Below are some records; retype all of them exactly.
########
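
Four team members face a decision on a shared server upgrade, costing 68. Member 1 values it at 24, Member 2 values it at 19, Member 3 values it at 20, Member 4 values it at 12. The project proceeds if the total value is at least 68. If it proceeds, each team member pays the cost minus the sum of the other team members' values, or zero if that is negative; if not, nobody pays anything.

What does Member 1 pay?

17

Total value 75 ≥ cost 68, so the project is built.
The other team members' values sum to 51.
Cost minus that sum is 68 - 51 = 17.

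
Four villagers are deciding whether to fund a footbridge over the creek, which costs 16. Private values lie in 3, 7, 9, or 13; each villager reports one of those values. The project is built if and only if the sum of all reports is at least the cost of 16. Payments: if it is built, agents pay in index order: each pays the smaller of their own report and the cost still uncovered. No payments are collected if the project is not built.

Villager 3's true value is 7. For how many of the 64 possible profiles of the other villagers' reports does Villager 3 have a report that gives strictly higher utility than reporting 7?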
########
[Task result]
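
Four team members face a decision on a shared server upgrade, costing 68. Member 1 values it at 24, Member 2 values it at 19, Member 3 values it at 20, Member 4 values it at 12. The project proceeds if the total value is at least 68. If it proceeds, each team member pays the cost minus the sum of the other team members' values, or zero if that is negative; if not, nobody pays anything.

What does Member 1 pay?

17

Total value 75 ≥ cost 68, so the project is built.
The other team members' values sum to 51.
Cost minus that sum is 68 - 51 = 17.

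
Four villagers are deciding whether to fund a footbridge over the creek, which costs 16. Private values lie in 3, 7, 9, or 13; each villager reports one of those values. The project is built if and only if the sum of all reports is at least the cost of 16. Payments: if it is built, agents pay in index order: each pays the smaller of their own report and the cost still uncovered. No payments are collected if the project is not built.

Villager 3's true value is 7. For how many of the 64 possible profiles of the other villagers' reports does Villager 3 have a report that gives strictly higher utility than reporting 7?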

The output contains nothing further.